PROBLEM DETAILS:
The output should be identical to the entries that follow.

[Saved entries]
++++++++++
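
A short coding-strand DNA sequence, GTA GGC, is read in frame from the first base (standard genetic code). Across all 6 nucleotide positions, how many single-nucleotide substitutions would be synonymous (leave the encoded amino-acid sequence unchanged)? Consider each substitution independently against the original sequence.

6

Codon 1 (GTA, Val): 3 synonymous substitutions.
Codon 2 (GGC, Gly): 3 synonymous substitutions.
Total: 3 + 3 = 6.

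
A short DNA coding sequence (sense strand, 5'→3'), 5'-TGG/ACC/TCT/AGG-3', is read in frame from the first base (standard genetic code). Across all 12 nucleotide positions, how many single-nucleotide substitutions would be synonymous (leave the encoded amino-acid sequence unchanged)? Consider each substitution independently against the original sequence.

Codon 1 (TGG, Trp): 0 synonymous substitutions.
Codon 2 (ACC, Thr): 3 synonymous substitutions.
Codon 3 (TCT, Ser): 3 synonymous substitutions.
Codon 4 (AGG, Arg): 2 synonymous substitutions.
Total: 0 + 3 + 3 + 2 = 8.

8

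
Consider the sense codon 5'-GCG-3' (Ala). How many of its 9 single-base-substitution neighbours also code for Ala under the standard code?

3

Position 1: none → 0 synonymous.
Position 2: none → 0 synonymous.
Position 3: GCU, GCC, GCA → 3 synonymous.
Total: 0 + 0 + 3 = 3.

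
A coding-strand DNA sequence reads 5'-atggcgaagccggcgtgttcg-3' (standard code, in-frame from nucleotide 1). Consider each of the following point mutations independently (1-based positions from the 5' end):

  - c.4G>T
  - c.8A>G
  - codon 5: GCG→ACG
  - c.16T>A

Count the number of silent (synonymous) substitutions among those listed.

Codon 2: GCG (Ala) → TCG (Ser) — missense.
Codon 3: AAG (Lys) → AGG (Arg) — missense.
Codon 5: GCG (Ala) → ACG (Thr) — missense.
Codon 6: TGT (Cys) → AGT (Ser) — missense.
Synonymous: 0 of 4.

0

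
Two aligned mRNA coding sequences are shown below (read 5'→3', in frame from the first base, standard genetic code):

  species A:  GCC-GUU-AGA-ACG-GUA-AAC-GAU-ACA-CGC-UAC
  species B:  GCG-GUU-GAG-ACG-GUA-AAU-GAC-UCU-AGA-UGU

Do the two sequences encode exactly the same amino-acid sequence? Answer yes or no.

Codon 1: GCC Ala / GCG Ala — synonymous.
Codon 2: GUU Val / GUU Val — identical.
Codon 3: AGA Arg / GAG Glu — nonsynonymous.
Codon 4: ACG Thr / ACG Thr — identical.
Codon 5: GUA Val / GUA Val — identical.
Codon 6: AAC Asn / AAU Asn — synonymous.
Codon 7: GAU Asp / GAC Asp — synonymous.
Codon 8: ACA Thr / UCU Ser — nonsynonymous.
Codon 9: CGC Arg / AGA Arg — synonymous.
Codon 10: UAC Tyr / UGU Cys — nonsynonymous.
Nonsynonymous differences: 3 → different protein.

no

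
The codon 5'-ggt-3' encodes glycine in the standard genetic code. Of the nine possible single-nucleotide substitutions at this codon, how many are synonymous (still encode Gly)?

Position 1: none → 0 synonymous.
Position 2: none → 0 synonymous.
Position 3: GGC, GGA, GGG → 3 synonymous.
Total: 0 + 0 + 3 = 3.

3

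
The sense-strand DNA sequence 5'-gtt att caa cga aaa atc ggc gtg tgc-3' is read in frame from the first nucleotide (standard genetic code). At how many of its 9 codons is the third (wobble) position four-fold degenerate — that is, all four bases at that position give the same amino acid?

Codon 1 GTT (Val): third position 4-fold.
Codon 2 ATT (Ile): third position 3-fold.
Codon 3 CAA (Gln): third position 2-fold.
Codon 4 CGA (Arg): third position 4-fold.
Codon 5 AAA (Lys): third position 2-fold.
Codon 6 ATC (Ile): third position 3-fold.
Codon 7 GGC (Gly): third position 4-fold.
Codon 8 GTG (Val): third position 4-fold.
Codon 9 TGC (Cys): third position 2-fold.
Four-fold degenerate third positions: 4.

4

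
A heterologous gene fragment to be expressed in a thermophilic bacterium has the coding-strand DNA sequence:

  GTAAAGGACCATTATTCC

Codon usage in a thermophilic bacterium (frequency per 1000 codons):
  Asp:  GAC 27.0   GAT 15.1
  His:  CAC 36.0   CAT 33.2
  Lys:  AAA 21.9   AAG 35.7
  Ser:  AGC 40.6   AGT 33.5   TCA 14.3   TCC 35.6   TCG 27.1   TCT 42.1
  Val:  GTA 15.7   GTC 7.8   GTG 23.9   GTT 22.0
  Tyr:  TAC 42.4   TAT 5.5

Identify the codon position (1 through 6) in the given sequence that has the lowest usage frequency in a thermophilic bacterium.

Codon 1 GTA (Val): 15.7 per 1000.
Codon 2 AAG (Lys): 35.7 per 1000.
Codon 3 GAC (Asp): 27.0 per 1000.
Codon 4 CAT (His): 33.2 per 1000.
Codon 5 TAT (Tyr): 5.5 per 1000.
Codon 6 TCC (Ser): 35.6 per 1000.
Lowest frequency is 5.5 at codon 5.

5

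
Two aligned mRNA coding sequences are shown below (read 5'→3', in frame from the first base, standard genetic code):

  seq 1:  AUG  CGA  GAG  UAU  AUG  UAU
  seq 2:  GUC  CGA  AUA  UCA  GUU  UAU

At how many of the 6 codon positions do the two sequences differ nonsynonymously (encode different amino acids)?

4

Codon 1: AUG Met / GUC Val — nonsynonymous.
Codon 2: CGA Arg / CGA Arg — identical.
Codon 3: GAG Glu / AUA Ile — nonsynonymous.
Codon 4: UAU Tyr / UCA Ser — nonsynonymous.
Codon 5: AUG Met / GUU Val — nonsynonymous.
Codon 6: UAU Tyr / UAU Tyr — identical.
Nonsynonymous differences: 4.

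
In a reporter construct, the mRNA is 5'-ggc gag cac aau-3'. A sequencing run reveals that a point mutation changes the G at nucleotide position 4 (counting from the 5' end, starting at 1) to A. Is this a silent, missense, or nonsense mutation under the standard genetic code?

Position 4 falls in codon 2: GAG → Glu.
After the substitution the codon is AAG → Lys.
Glu ≠ Lys, so this is a missense mutation.

missense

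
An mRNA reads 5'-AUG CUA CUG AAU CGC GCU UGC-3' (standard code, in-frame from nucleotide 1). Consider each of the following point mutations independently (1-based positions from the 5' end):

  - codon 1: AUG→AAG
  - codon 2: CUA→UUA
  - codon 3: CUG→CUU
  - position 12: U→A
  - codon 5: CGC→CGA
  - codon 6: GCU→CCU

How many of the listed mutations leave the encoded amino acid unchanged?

3

Codon 1: AUG (Met) → AAG (Lys) — missense.
Codon 2: CUA (Leu) → UUA (Leu) — synonymous.
Codon 3: CUG (Leu) → CUU (Leu) — synonymous.
Codon 4: AAU (Asn) → AAA (Lys) — missense.
Codon 5: CGC (Arg) → CGA (Arg) — synonymous.
Codon 6: GCU (Ala) → CCU (Pro) — missense.
Synonymous: 3 of 6.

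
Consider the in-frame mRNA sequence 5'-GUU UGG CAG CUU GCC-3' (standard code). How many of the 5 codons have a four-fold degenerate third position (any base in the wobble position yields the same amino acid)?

Codon 1 GUU (Val): third position 4-fold.
Codon 2 UGG (Trp): third position 1-fold.
Codon 3 CAG (Gln): third position 2-fold.
Codon 4 CUU (Leu): third position 4-fold.
Codon 5 GCC (Ala): third position 4-fold.
Four-fold degenerate third positions: 3.

3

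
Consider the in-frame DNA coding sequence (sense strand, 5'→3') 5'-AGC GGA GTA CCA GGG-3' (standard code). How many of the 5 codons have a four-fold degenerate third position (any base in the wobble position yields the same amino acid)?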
++++++++++
SOLUTION FOR THIS TASK:
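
A short coding-strand DNA sequence, GTA GGC, is read in frame from the first base (standard genetic code). Across all 6 nucleotide positions, how many single-nucleotide substitutions would be synonymous (leave the encoded amino-acid sequence unchanged)? Consider each substitution independently against the original sequence.

6

Codon 1 (GTA, Val): 3 synonymous substitutions.
Codon 2 (GGC, Gly): 3 synonymous substitutions.
Total: 3 + 3 = 6.

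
A short DNA coding sequence (sense strand, 5'→3'), 5'-TGG/ACC/TCT/AGG-3', is read in frame from the first base (standard genetic code). Across all 12 nucleotide positions, how many single-nucleotide substitutions would be synonymous (leave the encoded amino-acid sequence unchanged)? Consider each substitution independently against the original sequence.

Codon 1 (TGG, Trp): 0 synonymous substitutions.
Codon 2 (ACC, Thr): 3 synonymous substitutions.
Codon 3 (TCT, Ser): 3 synonymous substitutions.
Codon 4 (AGG, Arg): 2 synonymous substitutions.
Total: 0 + 3 + 3 + 2 = 8.

8

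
Consider the sense codon 5'-GCG-3' (Ala). How many of its 9 single-base-substitution neighbours also code for Ala under the standard code?

3

Position 1: none → 0 synonymous.
Position 2: none → 0 synonymous.
Position 3: GCU, GCC, GCA → 3 synonymous.
Total: 0 + 0 + 3 = 3.

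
A coding-strand DNA sequence reads 5'-atggcgaagccggcgtgttcg-3' (standard code, in-frame from nucleotide 1). Consider each of the following point mutations independently (1-based positions from the 5' end):

  - c.4G>T
  - c.8A>G
  - codon 5: GCG→ACG
  - c.16T>A

Count the number of silent (synonymous) substitutions among those listed.

Codon 2: GCG (Ala) → TCG (Ser) — missense.
Codon 3: AAG (Lys) → AGG (Arg) — missense.
Codon 5: GCG (Ala) → ACG (Thr) — missense.
Codon 6: TGT (Cys) → AGT (Ser) — missense.
Synonymous: 0 of 4.

0

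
Two aligned mRNA coding sequences are shown below (read 5'→3', in frame from the first base, standard genetic code):

  species A:  GCC-GUU-AGA-ACG-GUA-AAC-GAU-ACA-CGC-UAC
  species B:  GCG-GUU-GAG-ACG-GUA-AAU-GAC-UCU-AGA-UGU

Do the two sequences encode exactly the same amino-acid sequence? Answer yes or no.

Codon 1: GCC Ala / GCG Ala — synonymous.
Codon 2: GUU Val / GUU Val — identical.
Codon 3: AGA Arg / GAG Glu — nonsynonymous.
Codon 4: ACG Thr / ACG Thr — identical.
Codon 5: GUA Val / GUA Val — identical.
Codon 6: AAC Asn / AAU Asn — synonymous.
Codon 7: GAU Asp / GAC Asp — synonymous.
Codon 8: ACA Thr / UCU Ser — nonsynonymous.
Codon 9: CGC Arg / AGA Arg — synonymous.
Codon 10: UAC Tyr / UGU Cys — nonsynonymous.
Nonsynonymous differences: 3 → different protein.

no

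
The codon 5'-ggt-3' encodes glycine in the standard genetic code. Of the nine possible single-nucleotide substitutions at this codon, how many are synonymous (still encode Gly)?

Position 1: none → 0 synonymous.
Position 2: none → 0 synonymous.
Position 3: GGC, GGA, GGG → 3 synonymous.
Total: 0 + 0 + 3 = 3.

3

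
The sense-strand DNA sequence 5'-gtt att caa cga aaa atc ggc gtg tgc-3' is read in frame from the first nucleotide (standard genetic code). At how many of its 9 codons is the third (wobble) position four-fold degenerate — that is, all four bases at that position give the same amino acid?

Codon 1 GTT (Val): third position 4-fold.
Codon 2 ATT (Ile): third position 3-fold.
Codon 3 CAA (Gln): third position 2-fold.
Codon 4 CGA (Arg): third position 4-fold.
Codon 5 AAA (Lys): third position 2-fold.
Codon 6 ATC (Ile): third position 3-fold.
Codon 7 GGC (Gly): third position 4-fold.
Codon 8 GTG (Val): third position 4-fold.
Codon 9 TGC (Cys): third position 2-fold.
Four-fold degenerate third positions: 4.

4

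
A heterologous gene fragment to be expressed in a thermophilic bacterium has the coding-strand DNA sequence:

  GTAAAGGACCATTATTCC

Codon usage in a thermophilic bacterium (frequency per 1000 codons):
  Asp:  GAC 27.0   GAT 15.1
  His:  CAC 36.0   CAT 33.2
  Lys:  AAA 21.9   AAG 35.7
  Ser:  AGC 40.6   AGT 33.5   TCA 14.3   TCC 35.6   TCG 27.1   TCT 42.1
  Val:  GTA 15.7   GTC 7.8   GTG 23.9   GTT 22.0
  Tyr:  TAC 42.4   TAT 5.5

Identify the codon position (1 through 6) in the given sequence that has the lowest usage frequency in a thermophilic bacterium.

Codon 1 GTA (Val): 15.7 per 1000.
Codon 2 AAG (Lys): 35.7 per 1000.
Codon 3 GAC (Asp): 27.0 per 1000.
Codon 4 CAT (His): 33.2 per 1000.
Codon 5 TAT (Tyr): 5.5 per 1000.
Codon 6 TCC (Ser): 35.6 per 1000.
Lowest frequency is 5.5 at codon 5.

5

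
Two aligned mRNA coding sequences are shown below (read 5'→3', in frame from the first base, standard genetic code):

  seq 1:  AUG  CGA  GAG  UAU  AUG  UAU
  seq 2:  GUC  CGA  AUA  UCA  GUU  UAU

At how many of the 6 codon positions do the two sequences differ nonsynonymously (encode different amino acids)?

4

Codon 1: AUG Met / GUC Val — nonsynonymous.
Codon 2: CGA Arg / CGA Arg — identical.
Codon 3: GAG Glu / AUA Ile — nonsynonymous.
Codon 4: UAU Tyr / UCA Ser — nonsynonymous.
Codon 5: AUG Met / GUU Val — nonsynonymous.
Codon 6: UAU Tyr / UAU Tyr — identical.
Nonsynonymous differences: 4.

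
In a reporter construct, the mRNA is 5'-ggc gag cac aau-3'. A sequencing run reveals that a point mutation changes the G at nucleotide position 4 (counting from the 5' end, starting at 1) to A. Is this a silent, missense, or nonsense mutation under the standard genetic code?

Position 4 falls in codon 2: GAG → Glu.
After the substitution the codon is AAG → Lys.
Glu ≠ Lys, so this is a missense mutation.

missense

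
An mRNA reads 5'-AUG CUA CUG AAU CGC GCU UGC-3' (standard code, in-frame from nucleotide 1). Consider each of the following point mutations independently (1-based positions from the 5' end):

  - codon 1: AUG→AAG
  - codon 2: CUA→UUA
  - codon 3: CUG→CUU
  - position 12: U→A
  - codon 5: CGC→CGA
  - codon 6: GCU→CCU

How many of the listed mutations leave the encoded amino acid unchanged?

3

Codon 1: AUG (Met) → AAG (Lys) — missense.
Codon 2: CUA (Leu) → UUA (Leu) — synonymous.
Codon 3: CUG (Leu) → CUU (Leu) — synonymous.
Codon 4: AAU (Asn) → AAA (Lys) — missense.
Codon 5: CGC (Arg) → CGA (Arg) — synonymous.
Codon 6: GCU (Ala) → CCU (Pro) — missense.
Synonymous: 3 of 6.

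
Consider the in-frame mRNA sequence 5'-GUU UGG CAG CUU GCC-3' (standard code). How many of the 5 codons have a four-fold degenerate third position (any base in the wobble position yields the same amino acid)?

Codon 1 GUU (Val): third position 4-fold.
Codon 2 UGG (Trp): third position 1-fold.
Codon 3 CAG (Gln): third position 2-fold.
Codon 4 CUU (Leu): third position 4-fold.
Codon 5 GCC (Ala): third position 4-fold.
Four-fold degenerate third positions: 3.

3

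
Consider the in-frame DNA coding sequence (sense strand, 5'→3') 5'-AGC GGA GTA CCA GGG-3' (standard code). How many of the 5 codons have a four-fold degenerate third position (any base in the wobble position yields the same amino acid)?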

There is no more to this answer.